* _MATERIAL SUPPLIED_:

Segment Open

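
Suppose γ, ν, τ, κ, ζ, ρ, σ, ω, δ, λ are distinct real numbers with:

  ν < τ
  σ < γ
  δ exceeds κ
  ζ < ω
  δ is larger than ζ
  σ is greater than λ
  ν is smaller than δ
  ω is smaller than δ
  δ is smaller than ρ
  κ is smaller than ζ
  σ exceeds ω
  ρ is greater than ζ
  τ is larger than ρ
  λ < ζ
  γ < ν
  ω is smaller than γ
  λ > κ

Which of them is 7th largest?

ω

Chaining the given pairs: κ < λ < ζ < ω < σ < γ < ν < δ < ρ < τ.
The 7th largest is ω.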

Segment Closed

* _WHAT IS BEING ASKED_:
Copy out the records above without altering anything.

* _EXERCISE SOLUTION_:
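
Suppose γ, ν, τ, κ, ζ, ρ, σ, ω, δ, λ are distinct real numbers with:

  ν < τ
  σ < γ
  δ exceeds κ
  ζ < ω
  δ is larger than ζ
  σ is greater than λ
  ν is smaller than δ
  ω is smaller than δ
  δ is smaller than ρ
  κ is smaller than ζ
  σ exceeds ω
  ρ is greater than ζ
  τ is larger than ρ
  λ < ζ
  γ < ν
  ω is smaller than γ
  λ > κ

Which of them is 7th largest?

ω

Chaining the given pairs: κ < λ < ζ < ω < σ < γ < ν < δ < ρ < τ.
The 7th largest is ω.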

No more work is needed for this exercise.